# WHAT TO PRODUCE
The complete data, repeated exactly, should form your response.

---------- GIVEN RECORDS ----------

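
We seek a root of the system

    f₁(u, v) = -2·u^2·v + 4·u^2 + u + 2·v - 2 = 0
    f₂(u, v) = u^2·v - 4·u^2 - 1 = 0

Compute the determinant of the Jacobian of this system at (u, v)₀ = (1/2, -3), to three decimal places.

J = [[-4·u·v + 8·u + 1, -2·u^2 + 2], [2·u·v - 8·u, u^2]].
At the point, J = [[11.000, 1.500], [-7.000, 0.250]].
det J = 13.250.

13.250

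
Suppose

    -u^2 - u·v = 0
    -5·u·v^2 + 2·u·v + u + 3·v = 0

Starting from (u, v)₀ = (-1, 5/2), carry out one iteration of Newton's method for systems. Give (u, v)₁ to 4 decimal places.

At (-1, 5/2): F = (1.5000, 32.7500).
Jacobian J = [[-2·u - v, -u], [-5·v^2 + 2·v + 1, -10·u·v + 2·u + 3]].
At the point, J = [[-0.5000, 1.0000], [-25.2500, 26.0000]] (det J = 12.2500).
Solving J·Δ = −F gives Δ = (-0.5102, -1.7551).
Then the next iterate is (u, v)₁ = (-1.5102, 0.7449).

(-1.5102, 0.7449)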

----------

# TASK OUTPUT
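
We seek a root of the system

    f₁(u, v) = -2·u^2·v + 4·u^2 + u + 2·v - 2 = 0
    f₂(u, v) = u^2·v - 4·u^2 - 1 = 0

Compute the determinant of the Jacobian of this system at (u, v)₀ = (1/2, -3), to three decimal places.

J = [[-4·u·v + 8·u + 1, -2·u^2 + 2], [2·u·v - 8·u, u^2]].
At the point, J = [[11.000, 1.500], [-7.000, 0.250]].
det J = 13.250.

13.250

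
Suppose

    -u^2 - u·v = 0
    -5·u·v^2 + 2·u·v + u + 3·v = 0

Starting from (u, v)₀ = (-1, 5/2), carry out one iteration of Newton's method for systems. Give (u, v)₁ to 4 decimal places.

At (-1, 5/2): F = (1.5000, 32.7500).
Jacobian J = [[-2·u - v, -u], [-5·v^2 + 2·v + 1, -10·u·v + 2·u + 3]].
At the point, J = [[-0.5000, 1.0000], [-25.2500, 26.0000]] (det J = 12.2500).
Solving J·Δ = −F gives Δ = (-0.5102, -1.7551).
Then the next iterate is (u, v)₁ = (-1.5102, 0.7449).

(-1.5102, 0.7449)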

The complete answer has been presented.